Problem description: Would you reproduce exactly the lines below from the one holding "S₁.cnt = S₀.wid * 3 - 71" through the one holding "At the root n0, the inherited attributes are given: n0.cnt", inclusive, and no others?
++++++++++
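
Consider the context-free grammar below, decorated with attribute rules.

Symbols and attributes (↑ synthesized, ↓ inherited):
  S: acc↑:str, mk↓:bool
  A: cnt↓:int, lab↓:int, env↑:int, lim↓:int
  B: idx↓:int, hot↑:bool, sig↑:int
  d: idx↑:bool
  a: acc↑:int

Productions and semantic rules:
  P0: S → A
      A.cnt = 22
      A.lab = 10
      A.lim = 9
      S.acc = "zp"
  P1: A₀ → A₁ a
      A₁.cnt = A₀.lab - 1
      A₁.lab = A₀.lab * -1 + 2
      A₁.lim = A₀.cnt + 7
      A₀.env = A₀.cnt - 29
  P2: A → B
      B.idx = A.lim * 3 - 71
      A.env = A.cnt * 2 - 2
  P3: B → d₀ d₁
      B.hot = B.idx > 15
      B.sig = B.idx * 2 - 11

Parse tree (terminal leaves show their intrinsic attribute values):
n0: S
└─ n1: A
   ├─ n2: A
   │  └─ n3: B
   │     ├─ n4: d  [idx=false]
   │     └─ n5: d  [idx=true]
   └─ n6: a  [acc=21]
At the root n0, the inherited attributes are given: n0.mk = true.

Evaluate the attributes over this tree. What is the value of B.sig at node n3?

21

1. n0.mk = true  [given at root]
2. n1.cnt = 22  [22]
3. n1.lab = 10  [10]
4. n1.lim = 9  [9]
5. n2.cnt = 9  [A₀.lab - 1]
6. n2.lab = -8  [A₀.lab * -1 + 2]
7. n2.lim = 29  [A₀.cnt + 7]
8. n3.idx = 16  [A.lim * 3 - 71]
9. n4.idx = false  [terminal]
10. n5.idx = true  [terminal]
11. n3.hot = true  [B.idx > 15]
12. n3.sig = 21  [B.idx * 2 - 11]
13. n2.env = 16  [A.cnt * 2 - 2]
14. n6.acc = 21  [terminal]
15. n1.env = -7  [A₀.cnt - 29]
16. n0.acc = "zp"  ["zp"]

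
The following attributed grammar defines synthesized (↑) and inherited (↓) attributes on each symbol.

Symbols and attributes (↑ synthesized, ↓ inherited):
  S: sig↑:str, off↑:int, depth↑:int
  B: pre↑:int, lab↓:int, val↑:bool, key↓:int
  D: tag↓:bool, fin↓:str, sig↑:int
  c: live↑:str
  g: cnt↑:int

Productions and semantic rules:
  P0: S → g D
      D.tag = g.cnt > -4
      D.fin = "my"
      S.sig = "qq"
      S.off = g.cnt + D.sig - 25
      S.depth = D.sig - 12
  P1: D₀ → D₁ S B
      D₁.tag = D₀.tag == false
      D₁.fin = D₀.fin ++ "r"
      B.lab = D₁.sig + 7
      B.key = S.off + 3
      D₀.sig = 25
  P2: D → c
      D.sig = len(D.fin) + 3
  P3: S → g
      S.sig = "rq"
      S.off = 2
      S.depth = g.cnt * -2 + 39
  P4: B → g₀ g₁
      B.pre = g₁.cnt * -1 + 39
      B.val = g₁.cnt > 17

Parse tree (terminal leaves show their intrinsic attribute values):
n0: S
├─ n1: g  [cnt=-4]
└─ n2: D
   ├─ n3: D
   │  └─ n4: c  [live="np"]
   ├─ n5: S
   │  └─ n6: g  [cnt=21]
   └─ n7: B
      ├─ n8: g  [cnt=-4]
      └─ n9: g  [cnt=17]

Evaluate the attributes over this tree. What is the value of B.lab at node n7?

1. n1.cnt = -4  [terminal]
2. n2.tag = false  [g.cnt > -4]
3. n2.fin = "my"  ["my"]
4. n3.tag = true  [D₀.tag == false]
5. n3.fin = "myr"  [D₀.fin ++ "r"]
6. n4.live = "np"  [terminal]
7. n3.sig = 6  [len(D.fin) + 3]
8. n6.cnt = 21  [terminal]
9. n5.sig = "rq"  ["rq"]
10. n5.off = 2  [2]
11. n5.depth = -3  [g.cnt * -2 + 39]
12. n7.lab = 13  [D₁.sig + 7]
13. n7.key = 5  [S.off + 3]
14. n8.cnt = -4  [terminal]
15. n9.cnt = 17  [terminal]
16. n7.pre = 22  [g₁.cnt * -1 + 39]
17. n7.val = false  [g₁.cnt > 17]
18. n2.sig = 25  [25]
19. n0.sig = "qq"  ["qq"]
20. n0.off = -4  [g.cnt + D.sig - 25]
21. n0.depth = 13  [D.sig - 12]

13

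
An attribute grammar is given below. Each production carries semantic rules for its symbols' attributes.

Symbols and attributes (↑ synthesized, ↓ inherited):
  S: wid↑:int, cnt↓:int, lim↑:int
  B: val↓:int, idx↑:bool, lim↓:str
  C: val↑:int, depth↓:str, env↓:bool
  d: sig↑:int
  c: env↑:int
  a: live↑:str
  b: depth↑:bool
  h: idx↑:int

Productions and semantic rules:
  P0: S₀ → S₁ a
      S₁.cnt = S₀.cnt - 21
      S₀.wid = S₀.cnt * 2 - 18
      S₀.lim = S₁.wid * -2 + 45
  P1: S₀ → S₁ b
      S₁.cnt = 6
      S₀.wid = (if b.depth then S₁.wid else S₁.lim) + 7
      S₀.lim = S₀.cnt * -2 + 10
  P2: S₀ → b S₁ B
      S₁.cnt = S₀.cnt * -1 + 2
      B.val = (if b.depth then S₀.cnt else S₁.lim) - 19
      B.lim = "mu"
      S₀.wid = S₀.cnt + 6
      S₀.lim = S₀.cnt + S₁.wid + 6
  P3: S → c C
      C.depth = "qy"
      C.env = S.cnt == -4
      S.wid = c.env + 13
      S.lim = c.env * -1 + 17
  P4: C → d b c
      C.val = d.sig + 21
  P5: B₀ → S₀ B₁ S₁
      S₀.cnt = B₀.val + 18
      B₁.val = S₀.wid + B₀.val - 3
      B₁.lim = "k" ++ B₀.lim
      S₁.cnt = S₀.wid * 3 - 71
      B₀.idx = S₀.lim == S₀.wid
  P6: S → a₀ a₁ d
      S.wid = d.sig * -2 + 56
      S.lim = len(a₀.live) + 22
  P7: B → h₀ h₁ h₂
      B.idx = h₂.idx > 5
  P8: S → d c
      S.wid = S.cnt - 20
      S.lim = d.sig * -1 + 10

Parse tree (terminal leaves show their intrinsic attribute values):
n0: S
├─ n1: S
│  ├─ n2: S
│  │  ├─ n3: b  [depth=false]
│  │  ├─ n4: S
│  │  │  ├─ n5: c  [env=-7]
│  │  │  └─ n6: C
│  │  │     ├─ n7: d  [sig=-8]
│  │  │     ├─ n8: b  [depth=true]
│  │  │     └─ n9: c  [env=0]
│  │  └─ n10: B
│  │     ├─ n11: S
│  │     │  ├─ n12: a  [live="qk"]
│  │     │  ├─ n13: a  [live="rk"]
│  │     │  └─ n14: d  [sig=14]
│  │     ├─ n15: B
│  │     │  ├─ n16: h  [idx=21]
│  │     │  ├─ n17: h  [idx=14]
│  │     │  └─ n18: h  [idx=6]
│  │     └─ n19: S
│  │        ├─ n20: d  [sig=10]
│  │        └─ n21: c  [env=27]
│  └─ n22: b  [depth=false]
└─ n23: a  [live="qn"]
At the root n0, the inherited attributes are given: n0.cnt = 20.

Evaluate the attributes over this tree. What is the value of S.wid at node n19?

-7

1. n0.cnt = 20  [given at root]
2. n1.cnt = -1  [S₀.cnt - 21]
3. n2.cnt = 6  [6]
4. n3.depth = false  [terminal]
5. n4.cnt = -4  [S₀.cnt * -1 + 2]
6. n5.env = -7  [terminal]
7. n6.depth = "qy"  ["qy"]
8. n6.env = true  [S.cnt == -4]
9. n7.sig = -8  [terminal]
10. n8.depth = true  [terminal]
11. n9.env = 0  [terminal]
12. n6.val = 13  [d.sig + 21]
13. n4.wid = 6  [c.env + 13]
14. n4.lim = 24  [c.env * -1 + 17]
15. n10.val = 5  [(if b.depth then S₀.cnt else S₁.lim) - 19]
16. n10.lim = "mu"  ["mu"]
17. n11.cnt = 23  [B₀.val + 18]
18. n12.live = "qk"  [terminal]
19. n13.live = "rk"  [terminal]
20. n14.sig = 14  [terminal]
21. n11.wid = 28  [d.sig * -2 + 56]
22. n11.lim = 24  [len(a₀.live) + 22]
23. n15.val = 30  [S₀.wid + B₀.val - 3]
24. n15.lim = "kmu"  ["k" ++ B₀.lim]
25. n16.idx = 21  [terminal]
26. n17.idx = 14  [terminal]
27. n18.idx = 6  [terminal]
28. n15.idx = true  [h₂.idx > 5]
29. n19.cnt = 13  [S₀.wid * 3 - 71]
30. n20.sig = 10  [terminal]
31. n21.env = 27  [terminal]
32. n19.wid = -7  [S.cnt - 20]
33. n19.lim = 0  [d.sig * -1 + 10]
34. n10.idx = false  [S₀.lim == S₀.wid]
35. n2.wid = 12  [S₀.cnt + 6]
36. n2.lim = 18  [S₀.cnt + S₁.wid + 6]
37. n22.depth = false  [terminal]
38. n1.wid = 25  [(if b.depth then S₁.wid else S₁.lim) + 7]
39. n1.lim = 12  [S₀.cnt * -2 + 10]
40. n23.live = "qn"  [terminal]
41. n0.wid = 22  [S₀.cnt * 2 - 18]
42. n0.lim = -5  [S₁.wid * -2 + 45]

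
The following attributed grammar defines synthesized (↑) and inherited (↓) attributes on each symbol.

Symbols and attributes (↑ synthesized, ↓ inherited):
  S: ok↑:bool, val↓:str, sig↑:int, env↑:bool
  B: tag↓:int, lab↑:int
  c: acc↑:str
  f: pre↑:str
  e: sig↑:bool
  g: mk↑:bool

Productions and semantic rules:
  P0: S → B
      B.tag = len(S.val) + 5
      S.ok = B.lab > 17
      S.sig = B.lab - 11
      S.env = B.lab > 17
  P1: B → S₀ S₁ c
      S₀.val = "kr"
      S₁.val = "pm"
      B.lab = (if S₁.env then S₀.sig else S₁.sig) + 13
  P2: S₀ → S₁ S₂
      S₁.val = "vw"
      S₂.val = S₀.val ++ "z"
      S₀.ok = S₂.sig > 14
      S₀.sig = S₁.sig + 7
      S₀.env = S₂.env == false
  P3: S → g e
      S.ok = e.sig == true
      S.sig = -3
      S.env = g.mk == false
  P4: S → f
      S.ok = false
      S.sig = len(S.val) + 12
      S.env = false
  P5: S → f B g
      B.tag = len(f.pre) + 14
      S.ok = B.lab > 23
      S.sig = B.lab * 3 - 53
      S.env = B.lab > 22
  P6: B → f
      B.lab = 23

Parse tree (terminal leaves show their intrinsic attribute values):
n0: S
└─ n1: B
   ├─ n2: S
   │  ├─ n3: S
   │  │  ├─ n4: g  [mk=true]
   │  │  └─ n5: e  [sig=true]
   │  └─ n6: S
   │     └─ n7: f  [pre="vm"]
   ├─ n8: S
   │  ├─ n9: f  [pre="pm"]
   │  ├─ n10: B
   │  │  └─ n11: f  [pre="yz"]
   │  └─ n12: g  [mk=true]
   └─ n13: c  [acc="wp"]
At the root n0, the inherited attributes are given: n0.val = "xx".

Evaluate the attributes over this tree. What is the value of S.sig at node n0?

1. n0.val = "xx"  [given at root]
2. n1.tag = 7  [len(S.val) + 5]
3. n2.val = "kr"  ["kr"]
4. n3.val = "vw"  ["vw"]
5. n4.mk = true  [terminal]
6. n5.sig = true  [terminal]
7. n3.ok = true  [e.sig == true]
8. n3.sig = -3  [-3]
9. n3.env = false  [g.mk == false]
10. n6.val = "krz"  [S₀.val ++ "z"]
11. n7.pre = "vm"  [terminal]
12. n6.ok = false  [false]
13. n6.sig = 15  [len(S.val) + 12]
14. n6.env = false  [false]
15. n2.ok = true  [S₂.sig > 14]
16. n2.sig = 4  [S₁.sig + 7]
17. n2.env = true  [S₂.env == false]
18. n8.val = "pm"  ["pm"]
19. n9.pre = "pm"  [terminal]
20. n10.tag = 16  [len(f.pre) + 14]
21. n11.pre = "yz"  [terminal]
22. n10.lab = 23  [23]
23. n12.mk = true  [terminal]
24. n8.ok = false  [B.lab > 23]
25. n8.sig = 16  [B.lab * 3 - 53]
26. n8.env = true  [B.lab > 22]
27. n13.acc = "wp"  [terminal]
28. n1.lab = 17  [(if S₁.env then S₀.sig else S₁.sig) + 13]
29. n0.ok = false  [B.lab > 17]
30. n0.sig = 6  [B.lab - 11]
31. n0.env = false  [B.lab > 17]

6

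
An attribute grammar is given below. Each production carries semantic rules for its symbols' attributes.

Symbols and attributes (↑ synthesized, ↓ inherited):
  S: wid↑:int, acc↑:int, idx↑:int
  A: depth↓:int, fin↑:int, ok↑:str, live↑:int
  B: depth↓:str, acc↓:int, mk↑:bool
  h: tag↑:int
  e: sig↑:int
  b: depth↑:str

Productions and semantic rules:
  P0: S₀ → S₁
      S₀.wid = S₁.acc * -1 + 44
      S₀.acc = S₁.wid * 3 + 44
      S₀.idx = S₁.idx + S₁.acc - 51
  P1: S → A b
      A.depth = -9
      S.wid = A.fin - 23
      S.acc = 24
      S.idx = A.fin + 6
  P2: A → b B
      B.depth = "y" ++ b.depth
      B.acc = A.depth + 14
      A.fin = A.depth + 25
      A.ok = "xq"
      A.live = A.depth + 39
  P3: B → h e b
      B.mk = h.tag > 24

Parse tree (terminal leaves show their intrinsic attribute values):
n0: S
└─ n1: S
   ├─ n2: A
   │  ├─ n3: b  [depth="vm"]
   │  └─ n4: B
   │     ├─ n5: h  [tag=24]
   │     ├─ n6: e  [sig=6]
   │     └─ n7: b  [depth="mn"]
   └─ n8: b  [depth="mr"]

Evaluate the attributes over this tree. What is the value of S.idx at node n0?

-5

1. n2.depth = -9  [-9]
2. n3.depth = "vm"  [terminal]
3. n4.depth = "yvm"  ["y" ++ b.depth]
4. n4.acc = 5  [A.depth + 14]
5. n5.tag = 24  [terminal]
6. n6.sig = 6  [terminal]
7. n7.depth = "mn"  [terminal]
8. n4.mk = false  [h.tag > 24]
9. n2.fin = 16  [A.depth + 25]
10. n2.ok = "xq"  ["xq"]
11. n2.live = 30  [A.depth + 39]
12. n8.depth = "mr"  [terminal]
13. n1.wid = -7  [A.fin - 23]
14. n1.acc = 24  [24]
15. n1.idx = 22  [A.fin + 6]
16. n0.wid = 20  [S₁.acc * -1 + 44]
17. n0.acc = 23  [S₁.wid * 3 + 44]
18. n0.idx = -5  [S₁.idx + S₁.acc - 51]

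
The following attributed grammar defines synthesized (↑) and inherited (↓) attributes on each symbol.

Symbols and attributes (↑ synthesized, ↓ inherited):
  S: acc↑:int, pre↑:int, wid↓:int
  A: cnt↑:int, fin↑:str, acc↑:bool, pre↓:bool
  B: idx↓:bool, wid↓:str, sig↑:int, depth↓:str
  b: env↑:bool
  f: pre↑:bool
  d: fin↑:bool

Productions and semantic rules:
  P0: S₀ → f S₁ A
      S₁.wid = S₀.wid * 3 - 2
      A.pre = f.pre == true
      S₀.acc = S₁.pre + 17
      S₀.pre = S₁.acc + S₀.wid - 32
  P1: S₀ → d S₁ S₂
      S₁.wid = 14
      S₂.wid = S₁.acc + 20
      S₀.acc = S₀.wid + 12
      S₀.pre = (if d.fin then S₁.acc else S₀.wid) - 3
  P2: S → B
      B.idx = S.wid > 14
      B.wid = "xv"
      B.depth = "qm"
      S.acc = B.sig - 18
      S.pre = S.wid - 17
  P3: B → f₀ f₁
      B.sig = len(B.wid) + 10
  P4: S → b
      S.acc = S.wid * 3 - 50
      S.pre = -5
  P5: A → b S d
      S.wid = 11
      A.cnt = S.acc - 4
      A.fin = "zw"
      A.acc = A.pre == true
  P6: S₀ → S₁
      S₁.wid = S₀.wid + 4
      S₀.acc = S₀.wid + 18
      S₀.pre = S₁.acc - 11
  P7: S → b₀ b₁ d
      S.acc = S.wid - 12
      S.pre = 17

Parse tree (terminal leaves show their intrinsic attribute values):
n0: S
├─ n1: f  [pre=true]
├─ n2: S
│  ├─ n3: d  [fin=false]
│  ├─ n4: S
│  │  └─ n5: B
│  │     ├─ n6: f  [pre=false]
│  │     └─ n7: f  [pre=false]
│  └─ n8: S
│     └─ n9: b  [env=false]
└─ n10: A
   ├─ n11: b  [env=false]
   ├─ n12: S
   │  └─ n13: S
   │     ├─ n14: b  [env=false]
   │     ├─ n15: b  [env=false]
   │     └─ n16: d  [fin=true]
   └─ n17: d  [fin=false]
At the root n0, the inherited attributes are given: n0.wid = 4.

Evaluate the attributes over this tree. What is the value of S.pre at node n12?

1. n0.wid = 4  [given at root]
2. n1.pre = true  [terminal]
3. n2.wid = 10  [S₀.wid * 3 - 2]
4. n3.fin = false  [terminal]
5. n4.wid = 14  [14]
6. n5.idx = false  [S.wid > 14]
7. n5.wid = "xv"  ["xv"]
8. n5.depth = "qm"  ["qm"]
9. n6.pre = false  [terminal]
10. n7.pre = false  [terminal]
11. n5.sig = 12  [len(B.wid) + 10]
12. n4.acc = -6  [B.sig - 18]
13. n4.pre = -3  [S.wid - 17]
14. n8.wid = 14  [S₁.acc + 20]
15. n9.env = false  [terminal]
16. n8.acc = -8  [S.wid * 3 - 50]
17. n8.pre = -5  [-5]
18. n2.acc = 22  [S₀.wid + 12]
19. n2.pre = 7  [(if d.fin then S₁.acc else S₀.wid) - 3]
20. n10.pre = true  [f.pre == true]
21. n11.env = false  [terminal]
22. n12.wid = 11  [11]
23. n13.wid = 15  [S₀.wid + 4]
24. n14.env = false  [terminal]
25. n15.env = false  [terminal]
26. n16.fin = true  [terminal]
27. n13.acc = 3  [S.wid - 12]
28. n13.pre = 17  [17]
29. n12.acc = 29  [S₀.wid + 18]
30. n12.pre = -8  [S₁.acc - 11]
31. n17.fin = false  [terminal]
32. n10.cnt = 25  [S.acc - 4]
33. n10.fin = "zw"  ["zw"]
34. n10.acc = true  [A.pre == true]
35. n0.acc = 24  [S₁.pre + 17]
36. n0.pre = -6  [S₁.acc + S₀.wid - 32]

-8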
++++++++++
Written solution:
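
      S₁.cnt = S₀.wid * 3 - 71
      B₀.idx = S₀.lim == S₀.wid
  P6: S → a₀ a₁ d
      S.wid = d.sig * -2 + 56
      S.lim = len(a₀.live) + 22
  P7: B → h₀ h₁ h₂
      B.idx = h₂.idx > 5
  P8: S → d c
      S.wid = S.cnt - 20
      S.lim = d.sig * -1 + 10

Parse tree (terminal leaves show their intrinsic attribute values):
n0: S
├─ n1: S
│  ├─ n2: S
│  │  ├─ n3: b  [depth=false]
│  │  ├─ n4: S
│  │  │  ├─ n5: c  [env=-7]
│  │  │  └─ n6: C
│  │  │     ├─ n7: d  [sig=-8]
│  │  │     ├─ n8: b  [depth=true]
│  │  │     └─ n9: c  [env=0]
│  │  └─ n10: B
│  │     ├─ n11: S
│  │     │  ├─ n12: a  [live="qk"]
│  │     │  ├─ n13: a  [live="rk"]
│  │     │  └─ n14: d  [sig=14]
│  │     ├─ n15: B
│  │     │  ├─ n16: h  [idx=21]
│  │     │  ├─ n17: h  [idx=14]
│  │     │  └─ n18: h  [idx=6]
│  │     └─ n19: S
│  │        ├─ n20: d  [sig=10]
│  │        └─ n21: c  [env=27]
│  └─ n22: b  [depth=false]
└─ n23: a  [live="qn"]
At the root n0, the inherited attributes are given: n0.cnt = 20.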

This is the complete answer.